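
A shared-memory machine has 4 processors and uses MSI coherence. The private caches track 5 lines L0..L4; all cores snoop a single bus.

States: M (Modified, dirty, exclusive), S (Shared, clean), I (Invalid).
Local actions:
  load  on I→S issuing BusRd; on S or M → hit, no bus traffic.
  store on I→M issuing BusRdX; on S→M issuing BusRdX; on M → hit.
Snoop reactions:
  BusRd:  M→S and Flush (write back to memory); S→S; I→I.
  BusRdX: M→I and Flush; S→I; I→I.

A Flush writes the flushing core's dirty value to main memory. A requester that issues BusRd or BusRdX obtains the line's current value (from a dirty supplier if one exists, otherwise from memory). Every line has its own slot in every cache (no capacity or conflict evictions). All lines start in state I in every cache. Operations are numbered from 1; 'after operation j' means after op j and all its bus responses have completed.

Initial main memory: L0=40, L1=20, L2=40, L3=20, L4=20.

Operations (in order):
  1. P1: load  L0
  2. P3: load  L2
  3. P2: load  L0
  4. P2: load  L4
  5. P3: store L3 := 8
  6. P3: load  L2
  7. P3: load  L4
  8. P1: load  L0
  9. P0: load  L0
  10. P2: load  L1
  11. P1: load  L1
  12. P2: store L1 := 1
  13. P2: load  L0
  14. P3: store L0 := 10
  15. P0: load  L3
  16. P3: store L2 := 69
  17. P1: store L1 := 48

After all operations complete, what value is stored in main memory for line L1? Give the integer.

  op1 P1: load  L0 → I/S/I/I on L0; bus BusRd; mem=40
  op2 P3: load  L2 → I/I/I/S on L2; bus BusRd; mem=40
  op3 P2: load  L0 → I/S/S/I on L0; bus BusRd; mem=40
  op4 P2: load  L4 → I/I/S/I on L4; bus BusRd; mem=20
  op5 P3: store L3 := 8 → I/I/I/M on L3; bus BusRdX; mem=20
  op6 P3: load  L2 → I/I/I/S on L2; bus (none); mem=40
  op7 P3: load  L4 → I/I/S/S on L4; bus BusRd; mem=20
  op8 P1: load  L0 → I/S/S/I on L0; bus (none); mem=40
  op9 P0: load  L0 → S/S/S/I on L0; bus BusRd; mem=40
  op10 P2: load  L1 → I/I/S/I on L1; bus BusRd; mem=20
  op11 P1: load  L1 → I/S/S/I on L1; bus BusRd; mem=20
  op12 P2: store L1 := 1 → I/I/M/I on L1; bus BusRdX; mem=20
  op13 P2: load  L0 → S/S/S/I on L0; bus (none); mem=40
  op14 P3: store L0 := 10 → I/I/I/M on L0; bus BusRdX; mem=40
  op15 P0: load  L3 → S/I/I/S on L3; bus BusRd Flush; mem=8
  op16 P3: store L2 := 69 → I/I/I/M on L2; bus BusRdX; mem=40
  op17 P1: store L1 := 48 → I/M/I/I on L1; bus BusRdX Flush; mem=1

memory[L1] = 1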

Task to carry out:
Where does the string "issuing" occur in the data above? Copy every line that holds it.

Your response:
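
  load  on I→S issuing BusRd; on S or M → hit, no bus traffic.
  store on I→M issuing BusRdX; on S→M issuing BusRdX; on M → hit.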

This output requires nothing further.